+++ Records supplied +++

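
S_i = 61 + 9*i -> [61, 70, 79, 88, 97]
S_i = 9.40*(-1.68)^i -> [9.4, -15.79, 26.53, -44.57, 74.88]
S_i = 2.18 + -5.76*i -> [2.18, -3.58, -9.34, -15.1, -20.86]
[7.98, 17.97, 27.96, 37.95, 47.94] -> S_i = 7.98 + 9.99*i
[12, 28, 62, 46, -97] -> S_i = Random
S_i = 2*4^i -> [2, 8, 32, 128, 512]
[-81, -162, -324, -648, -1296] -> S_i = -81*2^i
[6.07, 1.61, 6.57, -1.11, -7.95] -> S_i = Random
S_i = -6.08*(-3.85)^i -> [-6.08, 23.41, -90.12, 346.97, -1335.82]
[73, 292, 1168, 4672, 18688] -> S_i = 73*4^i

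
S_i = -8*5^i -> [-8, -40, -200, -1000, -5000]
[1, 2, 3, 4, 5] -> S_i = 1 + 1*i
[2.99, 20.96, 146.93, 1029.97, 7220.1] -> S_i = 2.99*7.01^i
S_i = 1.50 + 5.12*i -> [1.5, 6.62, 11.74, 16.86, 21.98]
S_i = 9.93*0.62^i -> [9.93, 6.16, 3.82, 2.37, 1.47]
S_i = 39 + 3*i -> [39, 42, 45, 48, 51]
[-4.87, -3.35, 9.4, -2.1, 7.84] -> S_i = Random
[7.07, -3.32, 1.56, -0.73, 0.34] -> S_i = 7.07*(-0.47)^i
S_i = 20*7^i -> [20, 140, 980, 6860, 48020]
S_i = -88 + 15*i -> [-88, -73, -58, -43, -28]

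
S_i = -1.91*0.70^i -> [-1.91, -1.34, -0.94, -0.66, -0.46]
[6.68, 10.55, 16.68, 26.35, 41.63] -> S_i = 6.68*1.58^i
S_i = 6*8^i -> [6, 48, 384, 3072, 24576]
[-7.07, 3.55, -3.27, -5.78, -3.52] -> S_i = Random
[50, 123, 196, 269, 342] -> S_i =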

+++

Work required: Give back, unchanged, the line that holds "S_i = -88 + 15*i -> [-88, -73, -58, -43, -28]" along with all lines after it through the last line above.

Solution to the exercise:
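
S_i = -88 + 15*i -> [-88, -73, -58, -43, -28]

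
S_i = -1.91*0.70^i -> [-1.91, -1.34, -0.94, -0.66, -0.46]
[6.68, 10.55, 16.68, 26.35, 41.63] -> S_i = 6.68*1.58^i
S_i = 6*8^i -> [6, 48, 384, 3072, 24576]
[-7.07, 3.55, -3.27, -5.78, -3.52] -> S_i = Random
[50, 123, 196, 269, 342] -> S_i =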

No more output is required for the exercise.